◆ **What is required**
The following data has a line with "A launch vehicle consists of stage 1 (propellant 121,000" and a line with "kg | 323 s |". Write out exactly those lines and all the lines between them.

*** Begin section ***

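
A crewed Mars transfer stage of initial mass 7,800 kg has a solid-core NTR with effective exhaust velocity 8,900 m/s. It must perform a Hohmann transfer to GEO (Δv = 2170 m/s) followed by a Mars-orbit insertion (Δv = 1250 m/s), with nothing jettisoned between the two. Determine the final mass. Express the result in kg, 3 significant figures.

final mass ≈ 5310 kg

After the first burn: m = 7800 × exp(−2170/8900.0) = 7800 × 0.78363 = 6,112.31 kg.
After the second burn: m = 6,112.31 × exp(−1250/8900.0) = 6,112.31 × 0.86897 = 5,311.41 kg.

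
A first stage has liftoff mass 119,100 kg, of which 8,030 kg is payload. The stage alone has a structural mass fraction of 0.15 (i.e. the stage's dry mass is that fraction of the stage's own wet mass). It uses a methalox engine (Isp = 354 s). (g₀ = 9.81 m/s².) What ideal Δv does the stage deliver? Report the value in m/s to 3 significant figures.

Stage wet mass = m₀ − payload = 119,100 − 8,030 = 111,070 kg.
Stage dry mass = ε × stage wet mass = 0.15 × 111,070 = 16,660.5 kg.
Burnout mass m_f = stage dry + payload = 16,660.5 + 8,030 = 24,690.5 kg.
v_e = Isp · g₀ = 354 × 9.81 = 3472.7 m/s.
Δv = v_e · ln(119,100/24,690.5) = 3472.7 × ln(4.824) = 3472.7 × 1.5735 ≈ 5465 m/s.

Δv ≈ 5460 m/s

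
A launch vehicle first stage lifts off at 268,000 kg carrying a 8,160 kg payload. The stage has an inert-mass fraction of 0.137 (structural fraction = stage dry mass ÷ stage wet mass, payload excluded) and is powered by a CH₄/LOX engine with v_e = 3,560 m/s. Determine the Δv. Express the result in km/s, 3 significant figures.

Stage wet mass = m₀ − payload = 268,000 − 8,160 = 259,840 kg.
Stage dry mass = ε × stage wet mass = 0.137 × 259,840 = 35,598.1 kg.
Burnout mass m_f = stage dry + payload = 35,598.1 + 8,160 = 43,758.1 kg.
Δv = v_e · ln(268,000/43,758.1) = 3560.0 × ln(6.125) = 3560.0 × 1.8123 ≈ 6452 m/s.

Δv ≈ 6.45 km/s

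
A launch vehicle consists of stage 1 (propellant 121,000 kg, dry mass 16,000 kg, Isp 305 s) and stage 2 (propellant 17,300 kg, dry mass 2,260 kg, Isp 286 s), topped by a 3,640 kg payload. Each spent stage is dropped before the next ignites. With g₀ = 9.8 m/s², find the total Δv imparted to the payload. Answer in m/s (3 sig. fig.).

Δv ≈ 8050 m/s

Ignition mass of stage 1 = 121,000+16,000 + 17,300+2,260 + 3,640 = 160,200 kg.
Stage 1: m₀ = 160,200 kg, m_f = 160,200 − 121,000 = 39,200 kg; Δv = 305×9.8×ln(4.087) = 2989.0×1.4077 ≈ 4208 m/s.
Stage 2: m₀ = 23,200 kg, m_f = 23,200 − 17,300 = 5,900 kg; Δv = 286×9.8×ln(3.932) = 2802.8×1.3692 ≈ 3838 m/s.
Total Δv = 4208 + 3838 = 8046 m/s.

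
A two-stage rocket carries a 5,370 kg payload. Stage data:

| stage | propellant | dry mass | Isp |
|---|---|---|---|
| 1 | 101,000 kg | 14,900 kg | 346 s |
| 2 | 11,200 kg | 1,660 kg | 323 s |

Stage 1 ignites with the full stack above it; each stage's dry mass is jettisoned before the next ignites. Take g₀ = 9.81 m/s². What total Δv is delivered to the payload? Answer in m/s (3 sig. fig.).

Δv ≈ 7770 m/s

Ignition mass of stage 1 = 101,000+14,900 + 11,200+1,660 + 5,370 = 134,130 kg.
Stage 1: m₀ = 134,130 kg, m_f = 134,130 − 101,000 = 33,130 kg; Δv = 346×9.81×ln(4.049) = 3394.3×1.3984 ≈ 4746 m/s.
Stage 2: m₀ = 18,230 kg, m_f = 18,230 − 11,200 = 7,030 kg; Δv = 323×9.81×ln(2.593) = 3168.6×0.9529 ≈ 3019 m/s.
Total Δv = 4746 + 3019 = 7765 m/s.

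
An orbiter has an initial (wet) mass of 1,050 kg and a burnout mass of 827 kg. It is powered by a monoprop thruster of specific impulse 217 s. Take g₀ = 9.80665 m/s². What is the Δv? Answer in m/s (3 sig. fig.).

Δv ≈ 508 m/s

v_e = Isp · g₀ = 217 × 9.80665 = 2128.0 m/s.
Δv = v_e · ln(m₀/m_f) = 2128.0 × ln(1.27) = 2128.0 × 0.2387 ≈ 508.1 m/s.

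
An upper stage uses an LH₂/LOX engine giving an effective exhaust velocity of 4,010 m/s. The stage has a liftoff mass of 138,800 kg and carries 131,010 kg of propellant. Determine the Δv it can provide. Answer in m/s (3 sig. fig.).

m_f = m₀ − m_prop = 138,800 − 131,010 = 7,790 kg.
From the ideal rocket equation, Δv = v_e · ln(m₀/m_f) = 4010.0 × ln(17.82) = 4010.0 × 2.8802 ≈ 11549.6 m/s.

Δv ≈ 11500 m/s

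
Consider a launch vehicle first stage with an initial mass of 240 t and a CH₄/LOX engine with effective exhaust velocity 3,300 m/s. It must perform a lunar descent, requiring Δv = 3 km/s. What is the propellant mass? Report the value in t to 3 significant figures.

From the ideal rocket equation, m₀/m_f = exp(Δv / v_e) = exp(3000 / 3300.0) = exp(0.9091) = 2.4821.
m_f = 240 / 2.4821 = 96.6923 t, so propellant = m₀ − m_f = 240 − 96.6923 = 143.3077 t.

propellant mass ≈ 143 t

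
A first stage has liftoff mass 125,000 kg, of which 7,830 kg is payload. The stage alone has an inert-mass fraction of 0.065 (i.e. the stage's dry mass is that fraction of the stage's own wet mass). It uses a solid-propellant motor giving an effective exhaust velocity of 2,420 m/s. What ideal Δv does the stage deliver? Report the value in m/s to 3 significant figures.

Δv ≈ 5060 m/s

Stage wet mass = m₀ − payload = 125,000 − 7,830 = 117,170 kg.
Stage dry mass = ε × stage wet mass = 0.065 × 117,170 = 7,616.05 kg.
Burnout mass m_f = stage dry + payload = 7,616.05 + 7,830 = 15,446.05 kg.
Rocket equation: Δv = v_e · ln(125,000/15,446.05) = 2420.0 × ln(8.093) = 2420.0 × 2.0910 ≈ 5060 m/s.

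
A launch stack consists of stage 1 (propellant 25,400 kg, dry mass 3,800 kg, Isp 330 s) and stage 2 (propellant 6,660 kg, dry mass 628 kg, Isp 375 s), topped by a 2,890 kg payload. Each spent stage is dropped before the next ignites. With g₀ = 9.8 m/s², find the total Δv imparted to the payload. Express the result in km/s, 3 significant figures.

Δv ≈ 7.25 km/s

Ignition mass of stage 1 = 25,400+3,800 + 6,660+628 + 2,890 = 39,378 kg.
Stage 1: m₀ = 39,378 kg, m_f = 39,378 − 25,400 = 13,978 kg; Δv = 330×9.8×ln(2.817) = 3234.0×1.0357 ≈ 3350 m/s.
Stage 2: m₀ = 10,178 kg, m_f = 10,178 − 6,660 = 3,518 kg; Δv = 375×9.8×ln(2.893) = 3675.0×1.0623 ≈ 3904 m/s.
Total Δv = 3350 + 3904 = 7254 m/s.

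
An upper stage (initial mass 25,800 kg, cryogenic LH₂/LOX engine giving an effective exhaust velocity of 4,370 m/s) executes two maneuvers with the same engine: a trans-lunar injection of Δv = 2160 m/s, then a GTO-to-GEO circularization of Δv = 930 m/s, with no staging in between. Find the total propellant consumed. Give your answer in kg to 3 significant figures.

total propellant consumed ≈ 13100 kg

After the first burn: m = 25800 × exp(−2160/4370.0) = 25800 × 0.61001 = 15,738.3 kg.
After the second burn: m = 15,738.3 × exp(−930/4370.0) = 15,738.3 × 0.80831 = 12,721.4 kg.
Total propellant = m₀ − m_final = 25800 − 12,721.4 = 13,078.6 kg.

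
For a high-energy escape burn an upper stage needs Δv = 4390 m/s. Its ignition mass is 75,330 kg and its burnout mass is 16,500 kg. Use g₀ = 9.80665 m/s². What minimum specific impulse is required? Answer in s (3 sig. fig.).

Isp ≈ 295 s

ln(m₀/m_f) = ln(75330/16500) = ln(4.565) = 1.5185.
Using Δv = v_e ln(m₀/m_f): v_e = Δv / ln(m₀/m_f) = 4390 / 1.5185 = 2891.0 m/s.
Isp = v_e / g₀ = 2891.0 / 9.80665 = 294.8 s.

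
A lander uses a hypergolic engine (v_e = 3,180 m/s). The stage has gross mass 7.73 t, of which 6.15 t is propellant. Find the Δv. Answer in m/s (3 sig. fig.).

Δv ≈ 5050 m/s

m_f = m₀ − m_prop = 7.73 − 6.15 = 1.58 t.
Δv = v_e · ln(m₀/m_f) = 3180.0 × ln(4.892) = 3180.0 × 1.5877 ≈ 5048.8 m/s.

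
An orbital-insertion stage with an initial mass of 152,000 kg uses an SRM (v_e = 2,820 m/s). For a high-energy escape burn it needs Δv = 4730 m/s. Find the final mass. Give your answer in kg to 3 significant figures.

From the ideal rocket equation, m₀/m_f = exp(Δv / v_e) = exp(4730 / 2820.0) = exp(1.6773) = 5.3511.
m_f = m₀ / 5.3511 = 152,000 / 5.3511 = 28,405.4 kg.

final mass ≈ 28400 kg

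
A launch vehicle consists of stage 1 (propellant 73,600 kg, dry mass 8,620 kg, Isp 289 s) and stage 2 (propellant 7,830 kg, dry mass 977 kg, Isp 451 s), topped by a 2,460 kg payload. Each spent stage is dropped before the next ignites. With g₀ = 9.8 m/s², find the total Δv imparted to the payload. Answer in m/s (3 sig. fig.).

Δv ≈ 9630 m/s

Ignition mass of stage 1 = 73,600+8,620 + 7,830+977 + 2,460 = 93,487 kg.
Stage 1: m₀ = 93,487 kg, m_f = 93,487 − 73,600 = 19,887 kg; Δv = 289×9.8×ln(4.701) = 2832.2×1.5478 ≈ 4384 m/s.
Stage 2: m₀ = 11,267 kg, m_f = 11,267 − 7,830 = 3,437 kg; Δv = 451×9.8×ln(3.278) = 4419.8×1.1873 ≈ 5248 m/s.
Total Δv = 4384 + 5248 = 9632 m/s.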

*** End section ***

◆ **Written response**
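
A launch vehicle consists of stage 1 (propellant 121,000 kg, dry mass 16,000 kg, Isp 305 s) and stage 2 (propellant 17,300 kg, dry mass 2,260 kg, Isp 286 s), topped by a 3,640 kg payload. Each spent stage is dropped before the next ignites. With g₀ = 9.8 m/s², find the total Δv imparted to the payload. Answer in m/s (3 sig. fig.).

Δv ≈ 8050 m/s

Ignition mass of stage 1 = 121,000+16,000 + 17,300+2,260 + 3,640 = 160,200 kg.
Stage 1: m₀ = 160,200 kg, m_f = 160,200 − 121,000 = 39,200 kg; Δv = 305×9.8×ln(4.087) = 2989.0×1.4077 ≈ 4208 m/s.
Stage 2: m₀ = 23,200 kg, m_f = 23,200 − 17,300 = 5,900 kg; Δv = 286×9.8×ln(3.932) = 2802.8×1.3692 ≈ 3838 m/s.
Total Δv = 4208 + 3838 = 8046 m/s.

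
A two-stage rocket carries a 5,370 kg payload. Stage data:

| stage | propellant | dry mass | Isp |
|---|---|---|---|
| 1 | 101,000 kg | 14,900 kg | 346 s |
| 2 | 11,200 kg | 1,660 kg | 323 s |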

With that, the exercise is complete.